-------- Supplied entries --------

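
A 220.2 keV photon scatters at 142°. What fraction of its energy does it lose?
0.4352 (or 43.52%)

Calculate initial and final photon energies:

Initial: E₀ = 220.2 keV → λ₀ = 5.6305 pm
Compton shift: Δλ = 4.3383 pm
Final wavelength: λ' = 9.9688 pm
Final energy: E' = 124.3723 keV

Fractional energy loss:
(E₀ - E')/E₀ = (220.2000 - 124.3723)/220.2000
= 95.8277/220.2000
= 0.4352
= 43.52%

(Intermediate values are shown rounded; full precision is carried through to the final answer.)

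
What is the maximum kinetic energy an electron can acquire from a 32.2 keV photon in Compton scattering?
3.6039 keV

Maximum energy transfer occurs at θ = 180° (backscattering).

Initial photon: E₀ = 32.2 keV → λ₀ = 38.5044 pm

Maximum Compton shift (at 180°):
Δλ_max = 2λ_C = 2 × 2.4263 = 4.8526 pm

Final wavelength:
λ' = 38.5044 + 4.8526 = 43.3570 pm

Minimum photon energy (maximum energy to electron):
E'_min = hc/λ' = 28.5961 keV

Maximum electron kinetic energy:
K_max = E₀ - E'_min = 32.2000 - 28.5961 = 3.6039 keV

(Intermediate values are shown rounded; full precision is carried through to the final answer.)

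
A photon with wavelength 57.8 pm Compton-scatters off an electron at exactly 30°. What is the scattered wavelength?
58.1251 pm

Using the Compton formula: λ' = λ + λ_C(1 − cos θ)

For θ = 30°, cos θ = √3/2 (exact) ≈ 0.8660, so:
1 − cos 30° = 1 − (√3/2) ≈ 0.1340

Δλ = λ_C × 0.1340 = 2.4263 × 0.1340 = 0.3251 pm

λ' = 57.8 + 0.3251 = 58.1251 pm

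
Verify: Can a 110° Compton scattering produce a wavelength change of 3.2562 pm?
Yes, consistent

Calculate the expected shift for θ = 110°:

Δλ_expected = λ_C(1 - cos(110°))
Δλ_expected = 2.4263 × (1 - cos(110°))
Δλ_expected = 2.4263 × 1.3420
Δλ_expected = 3.2562 pm

Given shift: 3.2562 pm
Expected shift: 3.2562 pm
Difference: 0.0000 pm

The values match. This is consistent with Compton scattering at the stated angle.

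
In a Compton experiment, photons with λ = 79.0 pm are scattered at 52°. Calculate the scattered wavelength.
79.9325 pm

Using the Compton scattering formula:
λ' = λ + Δλ = λ + λ_C(1 - cos θ)

Given:
- Initial wavelength λ = 79.0 pm
- Scattering angle θ = 52°
- Compton wavelength λ_C ≈ 2.4263 pm

Calculate the shift:
Δλ = 2.4263 × (1 - cos(52°))
Δλ = 2.4263 × 0.3843
Δλ = 0.9325 pm

Final wavelength:
λ' = 79.0 + 0.9325 = 79.9325 pm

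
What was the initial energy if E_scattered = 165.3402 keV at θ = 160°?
444.0000 keV

Convert final energy to wavelength (hc ≈ 1239.842 keV·pm):
λ' = hc/E' = 1239.842 / 165.3402 = 7.4987 pm

Calculate the Compton shift:
Δλ = λ_C(1 - cos(160°))
Δλ = 2.4263 × (1 - cos(160°))
Δλ = 4.7063 pm

Initial wavelength:
λ = λ' - Δλ = 7.4987 - 4.7063 = 2.7924 pm

Initial energy:
E = hc/λ = 1239.842 / 2.7924 = 444.0000 keV

(Intermediate values are shown rounded; full precision is carried through to the final answer.)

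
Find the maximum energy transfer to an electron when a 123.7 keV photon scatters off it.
40.3526 keV

Maximum energy transfer occurs at θ = 180° (backscattering).

Initial photon: E₀ = 123.7 keV → λ₀ = 10.0230 pm

Maximum Compton shift (at 180°):
Δλ_max = 2λ_C = 2 × 2.4263 = 4.8526 pm

Final wavelength:
λ' = 10.0230 + 4.8526 = 14.8756 pm

Minimum photon energy (maximum energy to electron):
E'_min = hc/λ' = 83.3474 keV

Maximum electron kinetic energy:
K_max = E₀ - E'_min = 123.7000 - 83.3474 = 40.3526 keV

(Intermediate values are shown rounded; full precision is carried through to the final answer.)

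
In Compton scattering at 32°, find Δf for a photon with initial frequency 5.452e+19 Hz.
3.426e+18 Hz (decrease)

Convert frequency to wavelength (c = 299792458 m/s):
λ₀ = c/f₀ = 299792458/5.452e+19 = 5.4987612e-12 m = 5.4988 pm

Calculate Compton shift:
Δλ = λ_C(1 - cos(32°)) = 0.3687 pm

Final wavelength:
λ' = λ₀ + Δλ = 5.4988 + 0.3687 = 5.8674 pm

Final frequency:
f' = c/λ' = 299792458/5.8674436e-12 = 5.1094221e+19 Hz

Frequency shift (decrease):
Δf = f₀ - f' = 5.452e+19 - 5.1094221e+19 = 3.426e+18 Hz

(Intermediate values are shown rounded; full precision is carried through to the final answer.)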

--------

Task description
Reproduce all the data word for word.

Solution for this task
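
A 220.2 keV photon scatters at 142°. What fraction of its energy does it lose?
0.4352 (or 43.52%)

Calculate initial and final photon energies:

Initial: E₀ = 220.2 keV → λ₀ = 5.6305 pm
Compton shift: Δλ = 4.3383 pm
Final wavelength: λ' = 9.9688 pm
Final energy: E' = 124.3723 keV

Fractional energy loss:
(E₀ - E')/E₀ = (220.2000 - 124.3723)/220.2000
= 95.8277/220.2000
= 0.4352
= 43.52%

(Intermediate values are shown rounded; full precision is carried through to the final answer.)

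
What is the maximum kinetic energy an electron can acquire from a 32.2 keV photon in Compton scattering?
3.6039 keV

Maximum energy transfer occurs at θ = 180° (backscattering).

Initial photon: E₀ = 32.2 keV → λ₀ = 38.5044 pm

Maximum Compton shift (at 180°):
Δλ_max = 2λ_C = 2 × 2.4263 = 4.8526 pm

Final wavelength:
λ' = 38.5044 + 4.8526 = 43.3570 pm

Minimum photon energy (maximum energy to electron):
E'_min = hc/λ' = 28.5961 keV

Maximum electron kinetic energy:
K_max = E₀ - E'_min = 32.2000 - 28.5961 = 3.6039 keV

(Intermediate values are shown rounded; full precision is carried through to the final answer.)

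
A photon with wavelength 57.8 pm Compton-scatters off an electron at exactly 30°. What is the scattered wavelength?
58.1251 pm

Using the Compton formula: λ' = λ + λ_C(1 − cos θ)

For θ = 30°, cos θ = √3/2 (exact) ≈ 0.8660, so:
1 − cos 30° = 1 − (√3/2) ≈ 0.1340

Δλ = λ_C × 0.1340 = 2.4263 × 0.1340 = 0.3251 pm

λ' = 57.8 + 0.3251 = 58.1251 pm

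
Verify: Can a 110° Compton scattering produce a wavelength change of 3.2562 pm?
Yes, consistent

Calculate the expected shift for θ = 110°:

Δλ_expected = λ_C(1 - cos(110°))
Δλ_expected = 2.4263 × (1 - cos(110°))
Δλ_expected = 2.4263 × 1.3420
Δλ_expected = 3.2562 pm

Given shift: 3.2562 pm
Expected shift: 3.2562 pm
Difference: 0.0000 pm

The values match. This is consistent with Compton scattering at the stated angle.

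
In a Compton experiment, photons with λ = 79.0 pm are scattered at 52°. Calculate the scattered wavelength.
79.9325 pm

Using the Compton scattering formula:
λ' = λ + Δλ = λ + λ_C(1 - cos θ)

Given:
- Initial wavelength λ = 79.0 pm
- Scattering angle θ = 52°
- Compton wavelength λ_C ≈ 2.4263 pm

Calculate the shift:
Δλ = 2.4263 × (1 - cos(52°))
Δλ = 2.4263 × 0.3843
Δλ = 0.9325 pm

Final wavelength:
λ' = 79.0 + 0.9325 = 79.9325 pm

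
What was the initial energy if E_scattered = 165.3402 keV at θ = 160°?
444.0000 keV

Convert final energy to wavelength (hc ≈ 1239.842 keV·pm):
λ' = hc/E' = 1239.842 / 165.3402 = 7.4987 pm

Calculate the Compton shift:
Δλ = λ_C(1 - cos(160°))
Δλ = 2.4263 × (1 - cos(160°))
Δλ = 4.7063 pm

Initial wavelength:
λ = λ' - Δλ = 7.4987 - 4.7063 = 2.7924 pm

Initial energy:
E = hc/λ = 1239.842 / 2.7924 = 444.0000 keV

(Intermediate values are shown rounded; full precision is carried through to the final answer.)

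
Find the maximum energy transfer to an electron when a 123.7 keV photon scatters off it.
40.3526 keV

Maximum energy transfer occurs at θ = 180° (backscattering).

Initial photon: E₀ = 123.7 keV → λ₀ = 10.0230 pm

Maximum Compton shift (at 180°):
Δλ_max = 2λ_C = 2 × 2.4263 = 4.8526 pm

Final wavelength:
λ' = 10.0230 + 4.8526 = 14.8756 pm

Minimum photon energy (maximum energy to electron):
E'_min = hc/λ' = 83.3474 keV

Maximum electron kinetic energy:
K_max = E₀ - E'_min = 123.7000 - 83.3474 = 40.3526 keV

(Intermediate values are shown rounded; full precision is carried through to the final answer.)

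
In Compton scattering at 32°, find Δf for a photon with initial frequency 5.452e+19 Hz.
3.426e+18 Hz (decrease)

Convert frequency to wavelength (c = 299792458 m/s):
λ₀ = c/f₀ = 299792458/5.452e+19 = 5.4987612e-12 m = 5.4988 pm

Calculate Compton shift:
Δλ = λ_C(1 - cos(32°)) = 0.3687 pm

Final wavelength:
λ' = λ₀ + Δλ = 5.4988 + 0.3687 = 5.8674 pm

Final frequency:
f' = c/λ' = 299792458/5.8674436e-12 = 5.1094221e+19 Hz

Frequency shift (decrease):
Δf = f₀ - f' = 5.452e+19 - 5.1094221e+19 = 3.426e+18 Hz

(Intermediate values are shown rounded; full precision is carried through to the final answer.)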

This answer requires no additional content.